### WORK INSTRUCTION:
Report every line of the data where the string "confidence" appears.

Start of RAW DATA

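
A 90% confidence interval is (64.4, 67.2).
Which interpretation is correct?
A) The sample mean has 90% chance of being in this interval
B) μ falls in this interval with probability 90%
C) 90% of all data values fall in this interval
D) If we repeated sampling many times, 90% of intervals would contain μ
D

A) Wrong — x̄ is observed and sits in the interval by construction.
B) Wrong — μ is fixed; the randomness lives in the interval, not in μ.
C) Wrong — a CI is about the parameter μ, not individual data values.
D) Correct — this is the frequentist long-run coverage interpretation.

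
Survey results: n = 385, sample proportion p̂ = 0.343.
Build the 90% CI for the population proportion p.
(0.303, 0.383)

Proportion CI:
SE = √(p̂(1-p̂)/n) = √(0.343 · 0.657 / 385) = 0.02419

z* = 1.645
Margin = z* · SE = 1.645 · 0.02419 = 0.0398

CI: 0.343 ± 0.0398 = (0.303, 0.383)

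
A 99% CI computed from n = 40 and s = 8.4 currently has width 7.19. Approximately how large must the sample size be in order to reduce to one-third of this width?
n ≈ 360

CI width ∝ 1/√n
To reduce width by factor 3, need √n to grow by 3 → need 3² = 9 times as many samples.

Current: n = 40, width = 7.19
New: n = 360, width ≈ 2.29

Width reduced by factor of 7.19/2.29 = 3.14.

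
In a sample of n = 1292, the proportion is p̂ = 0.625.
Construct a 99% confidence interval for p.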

End of RAW DATA

### REPLY TO THE TASK:
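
A 90% confidence interval is (64.4, 67.2).
Construct a 99% confidence interval for p.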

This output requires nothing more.